### [WHAT NEEDS TO BE DONE]
The output is the line holding "For how many" and all lines after it to the end of the records below; restate them unchanged and add nothing.

### [DATA FOR ANALYSIS]
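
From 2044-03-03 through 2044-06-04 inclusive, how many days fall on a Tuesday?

13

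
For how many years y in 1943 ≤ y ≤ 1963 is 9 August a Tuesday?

3

Day of week of August 9 in each year:
1943: Mon, 1944: Wed, 1945: Thu, 1946: Fri, 1947: Sat, 1948: Mon, 1949: Tue ✓, 1950: Wed, 1951: Thu, 1952: Sat, 1953: Sun, 1954: Mon, 1955: Tue ✓, 1956: Thu, 1957: Fri, 1958: Sat, 1959: Sun, 1960: Tue ✓, 1961: Wed, 1962: Thu, 1963: Fri
Tuesdays: 1949, 1955, 1960.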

### [SOLVED PROBLEM]
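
For how many years y in 1943 ≤ y ≤ 1963 is 9 August a Tuesday?

3

Day of week of August 9 in each year:
1943: Mon, 1944: Wed, 1945: Thu, 1946: Fri, 1947: Sat, 1948: Mon, 1949: Tue ✓, 1950: Wed, 1951: Thu, 1952: Sat, 1953: Sun, 1954: Mon, 1955: Tue ✓, 1956: Thu, 1957: Fri, 1958: Sat, 1959: Sun, 1960: Tue ✓, 1961: Wed, 1962: Thu, 1963: Fri
Tuesdays: 1949, 1955, 1960.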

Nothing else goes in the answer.